## Work instruction
Locate the line containing "An investor has", then please write out that line and all the lines below it in the entries exactly.

## Exercise data
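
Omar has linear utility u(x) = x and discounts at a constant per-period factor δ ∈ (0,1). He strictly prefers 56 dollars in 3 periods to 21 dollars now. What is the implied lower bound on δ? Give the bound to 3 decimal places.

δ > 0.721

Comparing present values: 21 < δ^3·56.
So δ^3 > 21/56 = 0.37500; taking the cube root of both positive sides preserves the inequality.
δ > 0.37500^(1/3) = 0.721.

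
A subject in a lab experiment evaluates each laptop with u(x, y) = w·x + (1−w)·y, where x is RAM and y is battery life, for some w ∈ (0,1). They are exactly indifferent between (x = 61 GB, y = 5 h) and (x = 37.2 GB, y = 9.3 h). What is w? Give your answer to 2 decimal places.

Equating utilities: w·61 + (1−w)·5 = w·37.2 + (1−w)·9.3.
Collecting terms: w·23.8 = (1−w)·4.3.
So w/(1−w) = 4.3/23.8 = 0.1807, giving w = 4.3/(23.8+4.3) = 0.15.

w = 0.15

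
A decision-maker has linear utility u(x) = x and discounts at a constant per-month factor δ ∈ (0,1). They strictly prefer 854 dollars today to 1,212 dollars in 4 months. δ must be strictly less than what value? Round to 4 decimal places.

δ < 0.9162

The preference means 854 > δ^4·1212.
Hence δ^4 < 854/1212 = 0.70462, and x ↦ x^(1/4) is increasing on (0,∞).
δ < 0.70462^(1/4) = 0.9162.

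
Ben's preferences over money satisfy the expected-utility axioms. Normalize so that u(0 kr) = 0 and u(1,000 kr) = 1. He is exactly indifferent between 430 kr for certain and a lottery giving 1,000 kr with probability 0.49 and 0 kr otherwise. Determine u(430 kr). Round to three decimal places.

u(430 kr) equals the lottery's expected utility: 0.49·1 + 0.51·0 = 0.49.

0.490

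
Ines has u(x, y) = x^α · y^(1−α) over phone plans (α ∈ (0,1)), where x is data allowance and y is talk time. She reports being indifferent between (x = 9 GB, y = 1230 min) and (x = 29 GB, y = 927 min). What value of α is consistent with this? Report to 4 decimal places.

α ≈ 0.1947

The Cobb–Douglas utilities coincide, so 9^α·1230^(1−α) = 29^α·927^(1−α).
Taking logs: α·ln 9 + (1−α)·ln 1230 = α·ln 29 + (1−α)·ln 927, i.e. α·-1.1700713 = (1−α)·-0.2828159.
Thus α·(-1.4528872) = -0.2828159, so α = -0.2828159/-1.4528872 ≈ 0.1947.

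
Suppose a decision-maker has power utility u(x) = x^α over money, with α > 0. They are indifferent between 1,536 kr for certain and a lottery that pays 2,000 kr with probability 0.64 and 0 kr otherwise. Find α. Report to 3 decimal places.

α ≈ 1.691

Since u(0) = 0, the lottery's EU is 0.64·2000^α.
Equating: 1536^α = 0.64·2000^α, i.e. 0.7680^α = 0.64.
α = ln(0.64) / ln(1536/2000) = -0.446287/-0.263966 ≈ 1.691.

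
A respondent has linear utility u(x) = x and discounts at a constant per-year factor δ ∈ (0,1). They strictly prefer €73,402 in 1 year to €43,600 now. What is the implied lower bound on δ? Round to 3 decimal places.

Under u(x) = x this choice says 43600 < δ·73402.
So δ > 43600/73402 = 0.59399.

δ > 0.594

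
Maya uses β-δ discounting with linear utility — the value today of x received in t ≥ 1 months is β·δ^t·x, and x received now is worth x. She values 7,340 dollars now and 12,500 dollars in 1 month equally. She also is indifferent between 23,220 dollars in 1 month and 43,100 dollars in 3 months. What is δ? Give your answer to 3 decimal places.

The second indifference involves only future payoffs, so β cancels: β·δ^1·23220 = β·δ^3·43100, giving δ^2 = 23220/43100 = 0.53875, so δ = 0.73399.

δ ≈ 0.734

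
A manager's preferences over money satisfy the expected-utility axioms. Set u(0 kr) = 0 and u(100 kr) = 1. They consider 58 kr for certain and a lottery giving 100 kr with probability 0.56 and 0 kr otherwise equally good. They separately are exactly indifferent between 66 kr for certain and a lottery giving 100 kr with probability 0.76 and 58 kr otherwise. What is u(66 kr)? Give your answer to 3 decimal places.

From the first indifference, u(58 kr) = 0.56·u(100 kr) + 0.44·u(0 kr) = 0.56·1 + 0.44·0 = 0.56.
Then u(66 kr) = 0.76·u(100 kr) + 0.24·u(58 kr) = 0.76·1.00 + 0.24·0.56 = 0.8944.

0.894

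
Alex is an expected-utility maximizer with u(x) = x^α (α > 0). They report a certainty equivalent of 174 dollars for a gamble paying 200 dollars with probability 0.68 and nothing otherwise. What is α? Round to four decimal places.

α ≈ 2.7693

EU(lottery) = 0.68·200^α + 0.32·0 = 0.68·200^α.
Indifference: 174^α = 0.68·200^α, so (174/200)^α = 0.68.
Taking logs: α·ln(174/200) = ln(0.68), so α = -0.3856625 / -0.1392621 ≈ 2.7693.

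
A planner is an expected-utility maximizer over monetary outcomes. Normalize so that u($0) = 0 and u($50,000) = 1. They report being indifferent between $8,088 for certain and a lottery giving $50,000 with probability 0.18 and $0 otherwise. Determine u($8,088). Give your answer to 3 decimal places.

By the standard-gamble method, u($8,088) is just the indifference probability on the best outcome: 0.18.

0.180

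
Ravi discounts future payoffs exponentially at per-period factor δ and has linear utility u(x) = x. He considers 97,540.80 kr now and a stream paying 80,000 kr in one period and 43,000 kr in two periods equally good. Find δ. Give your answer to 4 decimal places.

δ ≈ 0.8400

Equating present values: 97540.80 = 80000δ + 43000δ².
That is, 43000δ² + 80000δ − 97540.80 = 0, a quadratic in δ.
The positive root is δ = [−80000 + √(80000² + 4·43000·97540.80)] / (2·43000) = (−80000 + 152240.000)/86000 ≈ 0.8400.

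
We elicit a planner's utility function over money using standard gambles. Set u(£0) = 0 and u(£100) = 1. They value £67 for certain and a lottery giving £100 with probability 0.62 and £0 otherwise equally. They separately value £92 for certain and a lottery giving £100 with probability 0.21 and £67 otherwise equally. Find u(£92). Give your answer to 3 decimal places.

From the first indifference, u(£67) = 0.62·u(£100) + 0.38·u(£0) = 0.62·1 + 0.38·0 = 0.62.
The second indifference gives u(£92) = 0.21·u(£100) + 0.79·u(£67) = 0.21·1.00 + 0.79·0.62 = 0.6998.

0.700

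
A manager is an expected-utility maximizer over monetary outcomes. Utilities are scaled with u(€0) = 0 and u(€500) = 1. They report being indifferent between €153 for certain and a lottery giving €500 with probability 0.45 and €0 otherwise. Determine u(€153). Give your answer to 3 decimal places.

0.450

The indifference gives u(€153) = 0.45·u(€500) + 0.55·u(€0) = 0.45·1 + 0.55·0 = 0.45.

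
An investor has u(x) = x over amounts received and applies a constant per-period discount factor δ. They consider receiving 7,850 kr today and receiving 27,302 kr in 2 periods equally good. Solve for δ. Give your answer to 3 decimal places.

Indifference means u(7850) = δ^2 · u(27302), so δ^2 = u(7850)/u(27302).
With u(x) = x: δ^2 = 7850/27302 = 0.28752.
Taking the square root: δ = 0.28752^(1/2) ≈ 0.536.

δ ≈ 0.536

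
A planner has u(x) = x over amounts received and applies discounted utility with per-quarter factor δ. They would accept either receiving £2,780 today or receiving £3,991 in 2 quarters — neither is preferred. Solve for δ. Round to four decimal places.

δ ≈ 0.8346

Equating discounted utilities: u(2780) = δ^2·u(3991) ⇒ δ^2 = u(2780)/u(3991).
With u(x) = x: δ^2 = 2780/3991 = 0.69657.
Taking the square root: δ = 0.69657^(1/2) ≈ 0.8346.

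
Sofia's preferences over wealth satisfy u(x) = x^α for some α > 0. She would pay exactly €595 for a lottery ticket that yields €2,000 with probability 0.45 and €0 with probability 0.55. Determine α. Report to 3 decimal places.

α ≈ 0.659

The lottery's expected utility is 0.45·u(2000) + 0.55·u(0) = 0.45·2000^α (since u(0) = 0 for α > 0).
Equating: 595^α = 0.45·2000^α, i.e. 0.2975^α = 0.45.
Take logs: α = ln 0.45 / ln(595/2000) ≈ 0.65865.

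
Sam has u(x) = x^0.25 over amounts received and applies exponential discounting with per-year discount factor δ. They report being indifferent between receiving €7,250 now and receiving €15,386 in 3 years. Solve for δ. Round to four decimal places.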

## Expected answer
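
An investor has u(x) = x over amounts received and applies a constant per-period discount factor δ. They consider receiving 7,850 kr today and receiving 27,302 kr in 2 periods equally good. Solve for δ. Give your answer to 3 decimal places.

Indifference means u(7850) = δ^2 · u(27302), so δ^2 = u(7850)/u(27302).
With u(x) = x: δ^2 = 7850/27302 = 0.28752.
Taking the square root: δ = 0.28752^(1/2) ≈ 0.536.

δ ≈ 0.536

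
A planner has u(x) = x over amounts received and applies discounted utility with per-quarter factor δ. They would accept either receiving £2,780 today or receiving £3,991 in 2 quarters — neither is preferred. Solve for δ. Round to four decimal places.

δ ≈ 0.8346

Equating discounted utilities: u(2780) = δ^2·u(3991) ⇒ δ^2 = u(2780)/u(3991).
With u(x) = x: δ^2 = 2780/3991 = 0.69657.
Taking the square root: δ = 0.69657^(1/2) ≈ 0.8346.

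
Sofia's preferences over wealth satisfy u(x) = x^α for some α > 0. She would pay exactly €595 for a lottery ticket that yields €2,000 with probability 0.45 and €0 with probability 0.55. Determine α. Report to 3 decimal places.

α ≈ 0.659

The lottery's expected utility is 0.45·u(2000) + 0.55·u(0) = 0.45·2000^α (since u(0) = 0 for α > 0).
Equating: 595^α = 0.45·2000^α, i.e. 0.2975^α = 0.45.
Take logs: α = ln 0.45 / ln(595/2000) ≈ 0.65865.

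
Sam has u(x) = x^0.25 over amounts received and applies exponential discounting with per-year discount factor δ. They report being indifferent between receiving €7,250 now and receiving €15,386 in 3 years. Solve for δ. Round to four decimal places.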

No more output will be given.